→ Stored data
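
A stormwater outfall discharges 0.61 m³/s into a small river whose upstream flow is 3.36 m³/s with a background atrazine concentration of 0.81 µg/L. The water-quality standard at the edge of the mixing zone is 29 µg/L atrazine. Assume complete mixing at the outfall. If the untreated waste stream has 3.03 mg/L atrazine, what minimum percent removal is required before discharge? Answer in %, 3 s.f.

0.81 µg/L = 0.00081 mg/L.
29 µg/L = 0.029 mg/L.
Mass balance: 0.029·3.97 = 0.61·Cₑ + 3.36·0.00081.
Cₑ = (0.1151 − 0.002722) / 0.61 = 0.1843 mg/L.
Required removal = 1 − 0.1843/3.03 = 93.92 %.

93.9 %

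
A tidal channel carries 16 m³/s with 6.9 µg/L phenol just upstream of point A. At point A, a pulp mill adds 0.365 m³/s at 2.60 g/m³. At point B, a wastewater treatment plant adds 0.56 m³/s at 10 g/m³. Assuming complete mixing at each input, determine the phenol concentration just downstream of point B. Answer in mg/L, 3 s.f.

0.393 mg/L

6.9 µg/L = 0.0069 mg/L.
After input A: C = (16·0.0069 + 0.365·2.6) / 16.36 = 0.06474 mg/L.
After input B: C = (16.36·0.06474 + 0.56·10) / 16.92 = 0.3935 mg/L.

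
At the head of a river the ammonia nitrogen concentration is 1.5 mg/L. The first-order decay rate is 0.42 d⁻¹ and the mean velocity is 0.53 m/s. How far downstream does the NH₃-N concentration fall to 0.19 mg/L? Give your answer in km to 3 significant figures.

From C = C₀·e^(−kt), t = ln(C₀/C)/k = ln(1.5/0.19)/0.42 = 2.066/0.42 = 4.92 d.
Distance = v·t = 0.53 m/s × 4.25e+05 s = 2.253e+05 m = 225.3 km.

225 km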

→ About this task
From the line that contains "At the head" through the end of the records above, print every line exactly and nothing else.

→ Solution for this task
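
At the head of a river the ammonia nitrogen concentration is 1.5 mg/L. The first-order decay rate is 0.42 d⁻¹ and the mean velocity is 0.53 m/s. How far downstream does the NH₃-N concentration fall to 0.19 mg/L? Give your answer in km to 3 significant figures.

From C = C₀·e^(−kt), t = ln(C₀/C)/k = ln(1.5/0.19)/0.42 = 2.066/0.42 = 4.92 d.
Distance = v·t = 0.53 m/s × 4.25e+05 s = 2.253e+05 m = 225.3 km.

225 km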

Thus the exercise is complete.